- Your assignment
Could the data underneath be repeated exactly, in full?

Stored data
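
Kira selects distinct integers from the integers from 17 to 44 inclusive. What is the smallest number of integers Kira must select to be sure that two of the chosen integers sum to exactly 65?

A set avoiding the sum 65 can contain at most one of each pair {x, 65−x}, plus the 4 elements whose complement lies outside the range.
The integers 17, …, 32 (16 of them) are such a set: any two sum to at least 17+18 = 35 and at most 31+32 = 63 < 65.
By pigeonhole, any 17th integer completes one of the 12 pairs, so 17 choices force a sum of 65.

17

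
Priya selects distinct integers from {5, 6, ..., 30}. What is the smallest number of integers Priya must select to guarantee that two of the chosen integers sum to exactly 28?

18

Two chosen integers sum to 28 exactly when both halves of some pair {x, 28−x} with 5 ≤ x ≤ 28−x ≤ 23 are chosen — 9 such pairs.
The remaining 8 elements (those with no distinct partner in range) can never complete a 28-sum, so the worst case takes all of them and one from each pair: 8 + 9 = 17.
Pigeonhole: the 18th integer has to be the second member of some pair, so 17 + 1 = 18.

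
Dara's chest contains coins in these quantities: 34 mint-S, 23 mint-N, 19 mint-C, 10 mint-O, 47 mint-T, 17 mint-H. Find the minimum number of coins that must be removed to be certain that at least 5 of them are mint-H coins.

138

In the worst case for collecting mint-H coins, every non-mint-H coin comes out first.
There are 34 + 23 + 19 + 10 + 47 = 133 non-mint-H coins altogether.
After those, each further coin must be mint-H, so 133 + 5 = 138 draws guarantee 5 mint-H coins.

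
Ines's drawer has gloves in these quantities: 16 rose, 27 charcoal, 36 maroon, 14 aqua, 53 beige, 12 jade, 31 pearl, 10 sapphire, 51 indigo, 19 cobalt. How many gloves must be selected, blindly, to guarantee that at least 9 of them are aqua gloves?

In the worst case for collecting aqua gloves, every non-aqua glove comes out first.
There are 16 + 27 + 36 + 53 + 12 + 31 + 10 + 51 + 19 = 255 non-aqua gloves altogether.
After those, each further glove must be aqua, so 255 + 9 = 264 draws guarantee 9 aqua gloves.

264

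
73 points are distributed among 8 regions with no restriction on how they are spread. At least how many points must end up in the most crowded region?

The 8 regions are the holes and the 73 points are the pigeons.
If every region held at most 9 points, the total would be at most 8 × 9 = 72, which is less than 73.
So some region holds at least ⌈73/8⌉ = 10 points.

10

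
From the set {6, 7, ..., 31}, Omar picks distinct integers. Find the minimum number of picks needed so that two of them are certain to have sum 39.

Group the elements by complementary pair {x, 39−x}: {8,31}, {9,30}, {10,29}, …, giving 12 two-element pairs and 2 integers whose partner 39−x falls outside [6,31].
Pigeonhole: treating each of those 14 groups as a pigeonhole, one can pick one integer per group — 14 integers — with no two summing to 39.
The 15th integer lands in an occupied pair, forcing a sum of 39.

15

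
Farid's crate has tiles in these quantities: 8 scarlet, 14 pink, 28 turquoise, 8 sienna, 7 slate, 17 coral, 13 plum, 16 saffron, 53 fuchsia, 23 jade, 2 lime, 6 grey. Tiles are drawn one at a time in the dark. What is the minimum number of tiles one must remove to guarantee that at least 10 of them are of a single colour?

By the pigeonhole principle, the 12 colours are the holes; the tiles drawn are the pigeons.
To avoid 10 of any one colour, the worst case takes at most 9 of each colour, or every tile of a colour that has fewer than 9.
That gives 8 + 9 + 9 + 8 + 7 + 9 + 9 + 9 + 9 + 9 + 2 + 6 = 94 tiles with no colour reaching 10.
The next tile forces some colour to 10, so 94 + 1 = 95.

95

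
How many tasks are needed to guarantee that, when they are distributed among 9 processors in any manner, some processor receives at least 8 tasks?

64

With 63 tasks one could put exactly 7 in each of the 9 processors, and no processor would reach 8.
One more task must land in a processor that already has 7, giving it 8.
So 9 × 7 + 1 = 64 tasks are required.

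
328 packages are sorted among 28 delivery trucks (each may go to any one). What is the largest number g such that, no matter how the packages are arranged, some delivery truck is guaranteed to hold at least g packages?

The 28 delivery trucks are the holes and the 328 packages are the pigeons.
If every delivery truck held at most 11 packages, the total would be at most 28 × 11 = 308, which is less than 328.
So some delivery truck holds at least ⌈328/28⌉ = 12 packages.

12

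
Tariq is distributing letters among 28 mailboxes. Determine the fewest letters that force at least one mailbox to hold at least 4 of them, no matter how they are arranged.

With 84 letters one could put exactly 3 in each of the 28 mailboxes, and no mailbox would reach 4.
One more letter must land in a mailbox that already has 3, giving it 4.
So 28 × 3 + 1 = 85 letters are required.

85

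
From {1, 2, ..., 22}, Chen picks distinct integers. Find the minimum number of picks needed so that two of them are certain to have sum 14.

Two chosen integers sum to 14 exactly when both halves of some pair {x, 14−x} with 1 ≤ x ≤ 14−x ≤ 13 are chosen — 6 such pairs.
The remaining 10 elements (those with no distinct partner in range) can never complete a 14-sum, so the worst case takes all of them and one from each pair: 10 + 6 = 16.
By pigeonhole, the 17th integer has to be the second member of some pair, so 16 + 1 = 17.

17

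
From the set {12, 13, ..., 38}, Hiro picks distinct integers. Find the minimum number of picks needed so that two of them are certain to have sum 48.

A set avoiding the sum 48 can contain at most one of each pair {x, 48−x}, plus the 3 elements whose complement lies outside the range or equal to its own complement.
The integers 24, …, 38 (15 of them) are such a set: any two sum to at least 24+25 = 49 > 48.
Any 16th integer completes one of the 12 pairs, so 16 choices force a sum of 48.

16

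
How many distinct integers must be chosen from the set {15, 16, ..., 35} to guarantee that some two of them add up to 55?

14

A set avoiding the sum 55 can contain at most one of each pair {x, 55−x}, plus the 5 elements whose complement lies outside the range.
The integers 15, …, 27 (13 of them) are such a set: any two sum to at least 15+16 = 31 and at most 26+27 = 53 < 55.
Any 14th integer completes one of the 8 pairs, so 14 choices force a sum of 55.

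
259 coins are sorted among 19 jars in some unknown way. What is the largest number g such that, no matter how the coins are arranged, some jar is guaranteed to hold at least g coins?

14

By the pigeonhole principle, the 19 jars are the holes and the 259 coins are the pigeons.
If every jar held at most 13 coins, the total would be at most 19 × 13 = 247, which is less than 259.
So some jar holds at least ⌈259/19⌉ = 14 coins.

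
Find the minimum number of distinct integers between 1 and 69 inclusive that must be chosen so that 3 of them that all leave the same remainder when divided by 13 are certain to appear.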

- Expected answer
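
Kira selects distinct integers from the integers from 17 to 44 inclusive. What is the smallest number of integers Kira must select to be sure that two of the chosen integers sum to exactly 65?

A set avoiding the sum 65 can contain at most one of each pair {x, 65−x}, plus the 4 elements whose complement lies outside the range.
The integers 17, …, 32 (16 of them) are such a set: any two sum to at least 17+18 = 35 and at most 31+32 = 63 < 65.
By pigeonhole, any 17th integer completes one of the 12 pairs, so 17 choices force a sum of 65.

17

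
Priya selects distinct integers from {5, 6, ..., 30}. What is the smallest number of integers Priya must select to guarantee that two of the chosen integers sum to exactly 28?

18

Two chosen integers sum to 28 exactly when both halves of some pair {x, 28−x} with 5 ≤ x ≤ 28−x ≤ 23 are chosen — 9 such pairs.
The remaining 8 elements (those with no distinct partner in range) can never complete a 28-sum, so the worst case takes all of them and one from each pair: 8 + 9 = 17.
Pigeonhole: the 18th integer has to be the second member of some pair, so 17 + 1 = 18.

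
Dara's chest contains coins in these quantities: 34 mint-S, 23 mint-N, 19 mint-C, 10 mint-O, 47 mint-T, 17 mint-H. Find the minimum number of coins that must be removed to be certain that at least 5 of them are mint-H coins.

138

In the worst case for collecting mint-H coins, every non-mint-H coin comes out first.
There are 34 + 23 + 19 + 10 + 47 = 133 non-mint-H coins altogether.
After those, each further coin must be mint-H, so 133 + 5 = 138 draws guarantee 5 mint-H coins.

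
Ines's drawer has gloves in these quantities: 16 rose, 27 charcoal, 36 maroon, 14 aqua, 53 beige, 12 jade, 31 pearl, 10 sapphire, 51 indigo, 19 cobalt. How many gloves must be selected, blindly, to guarantee that at least 9 of them are aqua gloves?

In the worst case for collecting aqua gloves, every non-aqua glove comes out first.
There are 16 + 27 + 36 + 53 + 12 + 31 + 10 + 51 + 19 = 255 non-aqua gloves altogether.
After those, each further glove must be aqua, so 255 + 9 = 264 draws guarantee 9 aqua gloves.

264

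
73 points are distributed among 8 regions with no restriction on how they are spread. At least how many points must end up in the most crowded region?

The 8 regions are the holes and the 73 points are the pigeons.
If every region held at most 9 points, the total would be at most 8 × 9 = 72, which is less than 73.
So some region holds at least ⌈73/8⌉ = 10 points.

10

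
From the set {6, 7, ..., 31}, Omar picks distinct integers. Find the minimum number of picks needed so that two of them are certain to have sum 39.

Group the elements by complementary pair {x, 39−x}: {8,31}, {9,30}, {10,29}, …, giving 12 two-element pairs and 2 integers whose partner 39−x falls outside [6,31].
Pigeonhole: treating each of those 14 groups as a pigeonhole, one can pick one integer per group — 14 integers — with no two summing to 39.
The 15th integer lands in an occupied pair, forcing a sum of 39.

15

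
Farid's crate has tiles in these quantities: 8 scarlet, 14 pink, 28 turquoise, 8 sienna, 7 slate, 17 coral, 13 plum, 16 saffron, 53 fuchsia, 23 jade, 2 lime, 6 grey. Tiles are drawn one at a time in the dark. What is the minimum number of tiles one must remove to guarantee that at least 10 of them are of a single colour?

By the pigeonhole principle, the 12 colours are the holes; the tiles drawn are the pigeons.
To avoid 10 of any one colour, the worst case takes at most 9 of each colour, or every tile of a colour that has fewer than 9.
That gives 8 + 9 + 9 + 8 + 7 + 9 + 9 + 9 + 9 + 9 + 2 + 6 = 94 tiles with no colour reaching 10.
The next tile forces some colour to 10, so 94 + 1 = 95.

95

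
How many tasks are needed to guarantee that, when they are distributed among 9 processors in any manner, some processor receives at least 8 tasks?

64

With 63 tasks one could put exactly 7 in each of the 9 processors, and no processor would reach 8.
One more task must land in a processor that already has 7, giving it 8.
So 9 × 7 + 1 = 64 tasks are required.

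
328 packages are sorted among 28 delivery trucks (each may go to any one). What is the largest number g such that, no matter how the packages are arranged, some delivery truck is guaranteed to hold at least g packages?

The 28 delivery trucks are the holes and the 328 packages are the pigeons.
If every delivery truck held at most 11 packages, the total would be at most 28 × 11 = 308, which is less than 328.
So some delivery truck holds at least ⌈328/28⌉ = 12 packages.

12

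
Tariq is distributing letters among 28 mailboxes. Determine the fewest letters that force at least one mailbox to hold at least 4 of them, no matter how they are arranged.

With 84 letters one could put exactly 3 in each of the 28 mailboxes, and no mailbox would reach 4.
One more letter must land in a mailbox that already has 3, giving it 4.
So 28 × 3 + 1 = 85 letters are required.

85

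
From {1, 2, ..., 22}, Chen picks distinct integers. Find the minimum number of picks needed so that two of them are certain to have sum 14.

Two chosen integers sum to 14 exactly when both halves of some pair {x, 14−x} with 1 ≤ x ≤ 14−x ≤ 13 are chosen — 6 such pairs.
The remaining 10 elements (those with no distinct partner in range) can never complete a 14-sum, so the worst case takes all of them and one from each pair: 10 + 6 = 16.
By pigeonhole, the 17th integer has to be the second member of some pair, so 16 + 1 = 17.

17

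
From the set {12, 13, ..., 38}, Hiro picks distinct integers. Find the minimum number of picks needed so that two of them are certain to have sum 48.

A set avoiding the sum 48 can contain at most one of each pair {x, 48−x}, plus the 3 elements whose complement lies outside the range or equal to its own complement.
The integers 24, …, 38 (15 of them) are such a set: any two sum to at least 24+25 = 49 > 48.
Any 16th integer completes one of the 12 pairs, so 16 choices force a sum of 48.

16

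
How many distinct integers must be chosen from the set {15, 16, ..., 35} to guarantee that some two of them add up to 55?

14

A set avoiding the sum 55 can contain at most one of each pair {x, 55−x}, plus the 5 elements whose complement lies outside the range.
The integers 15, …, 27 (13 of them) are such a set: any two sum to at least 15+16 = 31 and at most 26+27 = 53 < 55.
Any 14th integer completes one of the 8 pairs, so 14 choices force a sum of 55.

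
259 coins are sorted among 19 jars in some unknown way. What is the largest number g such that, no matter how the coins are arranged, some jar is guaranteed to hold at least g coins?

14

By the pigeonhole principle, the 19 jars are the holes and the 259 coins are the pigeons.
If every jar held at most 13 coins, the total would be at most 19 × 13 = 247, which is less than 259.
So some jar holds at least ⌈259/19⌉ = 14 coins.

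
Find the minimum number of distinct integers between 1 and 69 inclusive that must be chosen so that 3 of them that all leave the same remainder when divided by 13 are certain to appear.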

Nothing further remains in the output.